▶ THE PROBLEM: A word-for-word restatement of the listing is the only acceptable answer.

------------------------------------------------------------

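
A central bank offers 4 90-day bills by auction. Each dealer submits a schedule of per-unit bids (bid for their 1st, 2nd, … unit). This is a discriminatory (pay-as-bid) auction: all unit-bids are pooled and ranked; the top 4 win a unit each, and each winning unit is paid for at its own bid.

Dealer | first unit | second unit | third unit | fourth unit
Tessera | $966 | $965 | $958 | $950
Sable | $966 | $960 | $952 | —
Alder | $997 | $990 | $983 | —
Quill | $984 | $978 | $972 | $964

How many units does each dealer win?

Alder 3, Quill 1

All unit-bids, highest first — top 4: 997 (Alder-1), 990 (Alder-2), 984 (Quill-1), 983 (Alder-3)
Next rejected bid: $978 (not a price — pay-as-bid).
Allocation: Alder 3, Quill 1.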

------------------------------------------------------------

▶ REPLY:
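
A central bank offers 4 90-day bills by auction. Each dealer submits a schedule of per-unit bids (bid for their 1st, 2nd, … unit). This is a discriminatory (pay-as-bid) auction: all unit-bids are pooled and ranked; the top 4 win a unit each, and each winning unit is paid for at its own bid.

Dealer | first unit | second unit | third unit | fourth unit
Tessera | $966 | $965 | $958 | $950
Sable | $966 | $960 | $952 | —
Alder | $997 | $990 | $983 | —
Quill | $984 | $978 | $972 | $964

How many units does each dealer win?

Alder 3, Quill 1

All unit-bids, highest first — top 4: 997 (Alder-1), 990 (Alder-2), 984 (Quill-1), 983 (Alder-3)
Next rejected bid: $978 (not a price — pay-as-bid).
Allocation: Alder 3, Quill 1.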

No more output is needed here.